**Task directions:** Repeat exactly, and only, the lines of the entries below from the one with "Mesh 3: shaft" through the one with "Determine the exact", both ends included.

*** Source material

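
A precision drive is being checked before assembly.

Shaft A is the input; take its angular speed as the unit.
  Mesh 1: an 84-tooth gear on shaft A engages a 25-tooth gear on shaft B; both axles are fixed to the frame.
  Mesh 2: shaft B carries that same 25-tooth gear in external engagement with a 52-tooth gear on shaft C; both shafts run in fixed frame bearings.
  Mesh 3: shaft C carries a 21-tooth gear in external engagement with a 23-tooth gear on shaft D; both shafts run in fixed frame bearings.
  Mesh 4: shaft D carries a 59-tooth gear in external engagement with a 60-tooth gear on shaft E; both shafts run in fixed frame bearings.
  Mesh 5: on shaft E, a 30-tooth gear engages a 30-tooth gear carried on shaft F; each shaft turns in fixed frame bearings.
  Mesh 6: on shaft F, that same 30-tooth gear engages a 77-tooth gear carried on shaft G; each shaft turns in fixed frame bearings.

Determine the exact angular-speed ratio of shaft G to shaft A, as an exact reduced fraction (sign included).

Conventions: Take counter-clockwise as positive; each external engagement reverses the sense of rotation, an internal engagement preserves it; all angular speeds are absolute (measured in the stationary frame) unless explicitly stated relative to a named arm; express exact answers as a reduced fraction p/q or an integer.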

******

**Response:**
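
  Mesh 3: shaft C carries a 21-tooth gear in external engagement with a 23-tooth gear on shaft D; both shafts run in fixed frame bearings.
  Mesh 4: shaft D carries a 59-tooth gear in external engagement with a 60-tooth gear on shaft E; both shafts run in fixed frame bearings.
  Mesh 5: on shaft E, a 30-tooth gear engages a 30-tooth gear carried on shaft F; each shaft turns in fixed frame bearings.
  Mesh 6: on shaft F, that same 30-tooth gear engages a 77-tooth gear carried on shaft G; each shaft turns in fixed frame bearings.

Determine the exact angular-speed ratio of shaft G to shaft A, as an exact reduced fraction (sign included).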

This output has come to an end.